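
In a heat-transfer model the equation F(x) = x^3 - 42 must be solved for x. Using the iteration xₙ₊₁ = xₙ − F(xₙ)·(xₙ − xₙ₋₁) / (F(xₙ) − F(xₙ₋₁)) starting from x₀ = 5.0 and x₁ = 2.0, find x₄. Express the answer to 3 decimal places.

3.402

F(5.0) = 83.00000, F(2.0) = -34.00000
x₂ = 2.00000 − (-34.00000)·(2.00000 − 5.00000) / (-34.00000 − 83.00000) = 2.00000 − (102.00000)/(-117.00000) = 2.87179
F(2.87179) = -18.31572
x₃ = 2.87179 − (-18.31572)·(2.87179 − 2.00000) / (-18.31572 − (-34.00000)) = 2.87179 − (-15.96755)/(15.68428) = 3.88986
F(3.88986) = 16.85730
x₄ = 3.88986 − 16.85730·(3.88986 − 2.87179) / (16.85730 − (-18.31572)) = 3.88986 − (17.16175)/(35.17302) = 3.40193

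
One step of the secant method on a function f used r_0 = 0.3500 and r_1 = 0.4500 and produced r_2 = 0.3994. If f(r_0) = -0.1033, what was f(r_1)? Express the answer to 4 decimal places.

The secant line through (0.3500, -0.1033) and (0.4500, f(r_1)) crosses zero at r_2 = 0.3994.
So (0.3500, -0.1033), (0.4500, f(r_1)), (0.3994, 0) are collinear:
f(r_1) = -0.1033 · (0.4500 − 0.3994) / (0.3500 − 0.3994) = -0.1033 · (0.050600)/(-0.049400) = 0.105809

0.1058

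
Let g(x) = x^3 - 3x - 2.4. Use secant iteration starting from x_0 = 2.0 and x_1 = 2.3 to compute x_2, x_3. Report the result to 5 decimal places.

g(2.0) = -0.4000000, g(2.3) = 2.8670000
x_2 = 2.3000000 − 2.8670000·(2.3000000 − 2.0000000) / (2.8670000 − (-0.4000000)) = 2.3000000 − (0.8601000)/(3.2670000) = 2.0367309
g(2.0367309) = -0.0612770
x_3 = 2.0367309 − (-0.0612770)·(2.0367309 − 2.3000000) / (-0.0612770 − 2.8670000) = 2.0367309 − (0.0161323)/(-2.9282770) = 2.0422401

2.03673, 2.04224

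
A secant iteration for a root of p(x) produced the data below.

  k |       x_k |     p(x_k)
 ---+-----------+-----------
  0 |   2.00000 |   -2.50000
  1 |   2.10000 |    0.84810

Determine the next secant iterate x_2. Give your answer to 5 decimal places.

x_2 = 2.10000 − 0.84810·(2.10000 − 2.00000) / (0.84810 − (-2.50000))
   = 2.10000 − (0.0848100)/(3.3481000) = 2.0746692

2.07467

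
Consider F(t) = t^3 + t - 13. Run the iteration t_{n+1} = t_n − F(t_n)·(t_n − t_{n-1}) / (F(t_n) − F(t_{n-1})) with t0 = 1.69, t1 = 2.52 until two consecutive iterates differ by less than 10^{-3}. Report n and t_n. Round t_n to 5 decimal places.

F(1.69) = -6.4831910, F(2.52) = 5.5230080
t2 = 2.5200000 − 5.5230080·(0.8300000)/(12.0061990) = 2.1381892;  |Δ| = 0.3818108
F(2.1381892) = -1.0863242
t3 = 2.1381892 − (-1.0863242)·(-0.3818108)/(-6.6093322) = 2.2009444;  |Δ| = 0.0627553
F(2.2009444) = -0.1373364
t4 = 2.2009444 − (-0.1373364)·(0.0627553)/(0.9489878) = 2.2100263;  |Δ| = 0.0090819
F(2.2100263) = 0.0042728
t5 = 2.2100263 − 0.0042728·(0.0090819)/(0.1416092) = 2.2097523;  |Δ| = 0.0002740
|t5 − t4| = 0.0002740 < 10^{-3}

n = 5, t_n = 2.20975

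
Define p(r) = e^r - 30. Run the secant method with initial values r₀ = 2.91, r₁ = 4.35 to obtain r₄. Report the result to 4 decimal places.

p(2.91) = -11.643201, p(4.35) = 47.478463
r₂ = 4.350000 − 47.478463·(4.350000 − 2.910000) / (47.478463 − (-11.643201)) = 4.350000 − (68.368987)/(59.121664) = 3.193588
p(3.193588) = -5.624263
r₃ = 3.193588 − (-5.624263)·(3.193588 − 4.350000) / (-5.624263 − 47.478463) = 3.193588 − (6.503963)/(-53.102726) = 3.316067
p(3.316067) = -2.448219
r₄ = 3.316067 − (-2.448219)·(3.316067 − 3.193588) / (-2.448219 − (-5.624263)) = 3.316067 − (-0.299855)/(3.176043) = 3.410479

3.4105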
******
→ WHAT IS NEEDED:
Copy all records verbatim.

→ TASK RESULT:
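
In a heat-transfer model the equation F(x) = x^3 - 42 must be solved for x. Using the iteration xₙ₊₁ = xₙ − F(xₙ)·(xₙ − xₙ₋₁) / (F(xₙ) − F(xₙ₋₁)) starting from x₀ = 5.0 and x₁ = 2.0, find x₄. Express the answer to 3 decimal places.

3.402

F(5.0) = 83.00000, F(2.0) = -34.00000
x₂ = 2.00000 − (-34.00000)·(2.00000 − 5.00000) / (-34.00000 − 83.00000) = 2.00000 − (102.00000)/(-117.00000) = 2.87179
F(2.87179) = -18.31572
x₃ = 2.87179 − (-18.31572)·(2.87179 − 2.00000) / (-18.31572 − (-34.00000)) = 2.87179 − (-15.96755)/(15.68428) = 3.88986
F(3.88986) = 16.85730
x₄ = 3.88986 − 16.85730·(3.88986 − 2.87179) / (16.85730 − (-18.31572)) = 3.88986 − (17.16175)/(35.17302) = 3.40193

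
One step of the secant method on a function f used r_0 = 0.3500 and r_1 = 0.4500 and produced r_2 = 0.3994. If f(r_0) = -0.1033, what was f(r_1)? Express the answer to 4 decimal places.

The secant line through (0.3500, -0.1033) and (0.4500, f(r_1)) crosses zero at r_2 = 0.3994.
So (0.3500, -0.1033), (0.4500, f(r_1)), (0.3994, 0) are collinear:
f(r_1) = -0.1033 · (0.4500 − 0.3994) / (0.3500 − 0.3994) = -0.1033 · (0.050600)/(-0.049400) = 0.105809

0.1058

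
Let g(x) = x^3 - 3x - 2.4. Use secant iteration starting from x_0 = 2.0 and x_1 = 2.3 to compute x_2, x_3. Report the result to 5 decimal places.

g(2.0) = -0.4000000, g(2.3) = 2.8670000
x_2 = 2.3000000 − 2.8670000·(2.3000000 − 2.0000000) / (2.8670000 − (-0.4000000)) = 2.3000000 − (0.8601000)/(3.2670000) = 2.0367309
g(2.0367309) = -0.0612770
x_3 = 2.0367309 − (-0.0612770)·(2.0367309 − 2.3000000) / (-0.0612770 − 2.8670000) = 2.0367309 − (0.0161323)/(-2.9282770) = 2.0422401

2.03673, 2.04224

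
A secant iteration for a root of p(x) produced the data below.

  k |       x_k |     p(x_k)
 ---+-----------+-----------
  0 |   2.00000 |   -2.50000
  1 |   2.10000 |    0.84810

Determine the next secant iterate x_2. Give your answer to 5 decimal places.

x_2 = 2.10000 − 0.84810·(2.10000 − 2.00000) / (0.84810 − (-2.50000))
   = 2.10000 − (0.0848100)/(3.3481000) = 2.0746692

2.07467

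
Consider F(t) = t^3 + t - 13. Run the iteration t_{n+1} = t_n − F(t_n)·(t_n − t_{n-1}) / (F(t_n) − F(t_{n-1})) with t0 = 1.69, t1 = 2.52 until two consecutive iterates differ by less than 10^{-3}. Report n and t_n. Round t_n to 5 decimal places.

F(1.69) = -6.4831910, F(2.52) = 5.5230080
t2 = 2.5200000 − 5.5230080·(0.8300000)/(12.0061990) = 2.1381892;  |Δ| = 0.3818108
F(2.1381892) = -1.0863242
t3 = 2.1381892 − (-1.0863242)·(-0.3818108)/(-6.6093322) = 2.2009444;  |Δ| = 0.0627553
F(2.2009444) = -0.1373364
t4 = 2.2009444 − (-0.1373364)·(0.0627553)/(0.9489878) = 2.2100263;  |Δ| = 0.0090819
F(2.2100263) = 0.0042728
t5 = 2.2100263 − 0.0042728·(0.0090819)/(0.1416092) = 2.2097523;  |Δ| = 0.0002740
|t5 − t4| = 0.0002740 < 10^{-3}

n = 5, t_n = 2.20975

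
Define p(r) = e^r - 30. Run the secant method with initial values r₀ = 2.91, r₁ = 4.35 to obtain r₄. Report the result to 4 decimal places.

p(2.91) = -11.643201, p(4.35) = 47.478463
r₂ = 4.350000 − 47.478463·(4.350000 − 2.910000) / (47.478463 − (-11.643201)) = 4.350000 − (68.368987)/(59.121664) = 3.193588
p(3.193588) = -5.624263
r₃ = 3.193588 − (-5.624263)·(3.193588 − 4.350000) / (-5.624263 − 47.478463) = 3.193588 − (6.503963)/(-53.102726) = 3.316067
p(3.316067) = -2.448219
r₄ = 3.316067 − (-2.448219)·(3.316067 − 3.193588) / (-2.448219 − (-5.624263)) = 3.316067 − (-0.299855)/(3.176043) = 3.410479

3.4105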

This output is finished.